Saved entries
--

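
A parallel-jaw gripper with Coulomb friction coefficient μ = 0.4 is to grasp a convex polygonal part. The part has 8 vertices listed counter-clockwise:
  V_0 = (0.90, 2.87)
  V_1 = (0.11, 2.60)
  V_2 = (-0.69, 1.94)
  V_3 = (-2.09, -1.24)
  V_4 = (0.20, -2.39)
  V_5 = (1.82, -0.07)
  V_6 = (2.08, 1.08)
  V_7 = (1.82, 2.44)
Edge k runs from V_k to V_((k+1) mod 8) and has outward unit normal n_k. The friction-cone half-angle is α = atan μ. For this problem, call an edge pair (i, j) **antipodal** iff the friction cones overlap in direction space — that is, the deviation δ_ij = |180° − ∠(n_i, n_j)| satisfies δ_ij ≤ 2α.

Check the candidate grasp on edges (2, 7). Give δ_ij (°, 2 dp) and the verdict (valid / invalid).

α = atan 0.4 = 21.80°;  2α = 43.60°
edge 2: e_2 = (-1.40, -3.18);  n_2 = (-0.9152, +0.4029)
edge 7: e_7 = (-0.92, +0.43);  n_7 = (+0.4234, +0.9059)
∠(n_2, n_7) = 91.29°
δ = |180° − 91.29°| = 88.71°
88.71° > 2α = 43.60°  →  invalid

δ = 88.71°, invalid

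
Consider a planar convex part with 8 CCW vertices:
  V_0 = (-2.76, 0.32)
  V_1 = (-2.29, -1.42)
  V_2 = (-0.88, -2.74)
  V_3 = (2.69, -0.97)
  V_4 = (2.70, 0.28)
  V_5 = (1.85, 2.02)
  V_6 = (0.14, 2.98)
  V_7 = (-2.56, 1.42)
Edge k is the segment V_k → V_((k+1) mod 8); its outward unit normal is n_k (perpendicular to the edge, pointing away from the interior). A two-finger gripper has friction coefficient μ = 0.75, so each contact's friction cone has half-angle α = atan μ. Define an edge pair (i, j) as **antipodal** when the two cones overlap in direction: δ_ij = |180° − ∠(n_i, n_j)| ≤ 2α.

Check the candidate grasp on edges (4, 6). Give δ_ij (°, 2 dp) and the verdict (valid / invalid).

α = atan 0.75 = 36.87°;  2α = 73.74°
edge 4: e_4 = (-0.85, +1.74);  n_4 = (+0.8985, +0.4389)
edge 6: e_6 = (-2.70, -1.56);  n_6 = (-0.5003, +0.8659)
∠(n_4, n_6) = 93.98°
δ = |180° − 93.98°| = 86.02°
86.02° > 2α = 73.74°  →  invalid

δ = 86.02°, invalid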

--

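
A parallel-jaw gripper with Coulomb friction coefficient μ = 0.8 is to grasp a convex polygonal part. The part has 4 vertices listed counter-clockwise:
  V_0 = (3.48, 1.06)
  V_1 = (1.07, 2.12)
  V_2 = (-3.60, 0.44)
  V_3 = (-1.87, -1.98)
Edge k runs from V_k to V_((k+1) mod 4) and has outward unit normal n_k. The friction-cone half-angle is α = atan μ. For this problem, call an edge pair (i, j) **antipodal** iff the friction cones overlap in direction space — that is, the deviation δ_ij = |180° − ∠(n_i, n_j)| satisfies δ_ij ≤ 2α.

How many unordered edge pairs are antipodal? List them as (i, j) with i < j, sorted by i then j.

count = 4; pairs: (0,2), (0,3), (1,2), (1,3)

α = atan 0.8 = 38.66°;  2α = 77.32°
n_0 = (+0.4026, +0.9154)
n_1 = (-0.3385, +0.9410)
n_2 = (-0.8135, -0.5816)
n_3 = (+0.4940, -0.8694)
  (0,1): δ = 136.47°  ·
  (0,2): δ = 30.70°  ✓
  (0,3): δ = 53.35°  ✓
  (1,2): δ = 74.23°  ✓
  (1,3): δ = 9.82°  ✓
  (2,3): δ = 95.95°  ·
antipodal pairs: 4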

--

**PROMPT:** Search the entries for the word "that", then copy every line in which it is found.

**TASK RESULT:**
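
Edge k runs from V_k to V_((k+1) mod 8) and has outward unit normal n_k. The friction-cone half-angle is α = atan μ. For this problem, call an edge pair (i, j) **antipodal** iff the friction cones overlap in direction space — that is, the deviation δ_ij = |180° − ∠(n_i, n_j)| satisfies δ_ij ≤ 2α.
Edge k runs from V_k to V_((k+1) mod 4) and has outward unit normal n_k. The friction-cone half-angle is α = atan μ. For this problem, call an edge pair (i, j) **antipodal** iff the friction cones overlap in direction space — that is, the deviation δ_ij = |180° − ∠(n_i, n_j)| satisfies δ_ij ≤ 2α.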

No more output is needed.